MATERIAL SUPPLIED:
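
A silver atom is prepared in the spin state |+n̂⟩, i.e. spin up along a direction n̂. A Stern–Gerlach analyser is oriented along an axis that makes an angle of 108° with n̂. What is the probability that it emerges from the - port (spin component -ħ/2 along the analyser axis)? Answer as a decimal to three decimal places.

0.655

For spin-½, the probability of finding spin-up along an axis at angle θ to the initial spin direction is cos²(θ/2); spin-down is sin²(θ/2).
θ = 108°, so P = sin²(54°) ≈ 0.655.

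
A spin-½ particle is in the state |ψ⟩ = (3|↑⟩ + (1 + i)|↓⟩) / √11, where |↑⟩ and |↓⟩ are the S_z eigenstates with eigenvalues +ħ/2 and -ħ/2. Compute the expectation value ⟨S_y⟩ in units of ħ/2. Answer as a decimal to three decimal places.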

==

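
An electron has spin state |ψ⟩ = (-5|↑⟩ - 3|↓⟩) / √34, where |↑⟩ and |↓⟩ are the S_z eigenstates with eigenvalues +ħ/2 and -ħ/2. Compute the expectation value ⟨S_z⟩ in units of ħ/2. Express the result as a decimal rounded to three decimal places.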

TASK TO COMPLETE:
From the entries above, return each line with the word "Compute" in it.

RESULT:
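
A spin-½ particle is in the state |ψ⟩ = (3|↑⟩ + (1 + i)|↓⟩) / √11, where |↑⟩ and |↓⟩ are the S_z eigenstates with eigenvalues +ħ/2 and -ħ/2. Compute the expectation value ⟨S_y⟩ in units of ħ/2. Answer as a decimal to three decimal places.
An electron has spin state |ψ⟩ = (-5|↑⟩ - 3|↓⟩) / √34, where |↑⟩ and |↓⟩ are the S_z eigenstates with eigenvalues +ħ/2 and -ħ/2. Compute the expectation value ⟨S_z⟩ in units of ħ/2. Express the result as a decimal rounded to three decimal places.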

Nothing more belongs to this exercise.